## Problem description
Output all the records below, word for word.

[Opening Data for analysis section]

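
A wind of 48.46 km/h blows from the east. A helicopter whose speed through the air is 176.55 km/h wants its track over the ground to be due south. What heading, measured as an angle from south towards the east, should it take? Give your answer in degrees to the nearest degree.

The wind pushes perpendicular to the desired track; the heading must have a component into the wind equal to 48.46 km/h: 176.55 sin θ = 48.46.
sin θ = 0.2745, so θ = 15.931°.

16°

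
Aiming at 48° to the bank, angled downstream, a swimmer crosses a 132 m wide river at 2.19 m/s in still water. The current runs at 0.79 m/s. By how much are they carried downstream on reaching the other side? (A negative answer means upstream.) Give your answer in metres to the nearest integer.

183 m

Perpendicular speed = 1.627 m/s; crossing time = 132 / 1.627 = 81.107 s.
Net downstream speed = 2.255 m/s.
Drift = 2.255 × 81.107 = 182.928 m (downstream).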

[Closing Data for analysis section]

## Response to this task
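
A wind of 48.46 km/h blows from the east. A helicopter whose speed through the air is 176.55 km/h wants its track over the ground to be due south. What heading, measured as an angle from south towards the east, should it take? Give your answer in degrees to the nearest degree.

The wind pushes perpendicular to the desired track; the heading must have a component into the wind equal to 48.46 km/h: 176.55 sin θ = 48.46.
sin θ = 0.2745, so θ = 15.931°.

16°

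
Aiming at 48° to the bank, angled downstream, a swimmer crosses a 132 m wide river at 2.19 m/s in still water. The current runs at 0.79 m/s. By how much are they carried downstream on reaching the other side? (A negative answer means upstream.) Give your answer in metres to the nearest integer.

183 m

Perpendicular speed = 1.627 m/s; crossing time = 132 / 1.627 = 81.107 s.
Net downstream speed = 2.255 m/s.
Drift = 2.255 × 81.107 = 182.928 m (downstream).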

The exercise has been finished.